*** Block opens ***

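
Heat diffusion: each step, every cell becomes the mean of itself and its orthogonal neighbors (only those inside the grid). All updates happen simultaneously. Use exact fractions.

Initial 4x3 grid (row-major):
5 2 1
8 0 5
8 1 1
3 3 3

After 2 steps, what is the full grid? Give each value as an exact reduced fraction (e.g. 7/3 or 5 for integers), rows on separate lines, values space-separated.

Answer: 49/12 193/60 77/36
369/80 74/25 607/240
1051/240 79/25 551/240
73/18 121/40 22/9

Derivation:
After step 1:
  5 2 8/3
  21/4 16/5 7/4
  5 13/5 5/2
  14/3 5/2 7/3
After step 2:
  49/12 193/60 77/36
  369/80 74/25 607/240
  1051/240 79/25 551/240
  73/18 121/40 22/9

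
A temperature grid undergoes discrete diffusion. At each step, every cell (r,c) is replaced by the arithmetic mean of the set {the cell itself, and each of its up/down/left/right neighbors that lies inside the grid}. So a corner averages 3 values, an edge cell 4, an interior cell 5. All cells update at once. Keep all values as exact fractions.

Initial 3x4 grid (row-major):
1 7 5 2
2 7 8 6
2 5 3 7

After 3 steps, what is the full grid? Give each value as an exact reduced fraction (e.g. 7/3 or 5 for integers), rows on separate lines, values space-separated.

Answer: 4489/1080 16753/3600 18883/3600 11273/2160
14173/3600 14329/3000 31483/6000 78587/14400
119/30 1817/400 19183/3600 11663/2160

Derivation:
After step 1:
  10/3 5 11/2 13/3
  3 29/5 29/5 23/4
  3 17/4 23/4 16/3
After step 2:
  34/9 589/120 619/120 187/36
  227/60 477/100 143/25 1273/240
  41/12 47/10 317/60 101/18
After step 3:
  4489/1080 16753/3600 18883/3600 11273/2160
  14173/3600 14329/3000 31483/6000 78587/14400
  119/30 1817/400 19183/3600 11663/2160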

*** Block closes ***
*** Block opens ***

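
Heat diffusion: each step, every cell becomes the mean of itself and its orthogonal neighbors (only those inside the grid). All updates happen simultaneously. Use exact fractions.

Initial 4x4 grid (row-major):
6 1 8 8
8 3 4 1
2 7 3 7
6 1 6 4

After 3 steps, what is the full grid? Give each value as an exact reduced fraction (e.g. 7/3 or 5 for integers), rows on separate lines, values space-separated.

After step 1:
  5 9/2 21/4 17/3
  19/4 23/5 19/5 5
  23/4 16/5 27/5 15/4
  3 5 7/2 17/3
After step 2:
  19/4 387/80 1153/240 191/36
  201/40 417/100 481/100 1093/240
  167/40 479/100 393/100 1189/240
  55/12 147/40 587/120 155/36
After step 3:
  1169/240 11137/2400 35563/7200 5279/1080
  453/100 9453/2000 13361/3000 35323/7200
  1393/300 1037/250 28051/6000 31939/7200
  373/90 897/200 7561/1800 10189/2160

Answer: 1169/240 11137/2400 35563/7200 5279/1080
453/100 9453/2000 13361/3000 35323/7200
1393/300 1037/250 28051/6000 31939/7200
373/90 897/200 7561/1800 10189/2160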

*** Block closes ***

What you should do » Within the listing, how many lines include the string "major"? Supply the number and no further words.

Response to this exercise » 3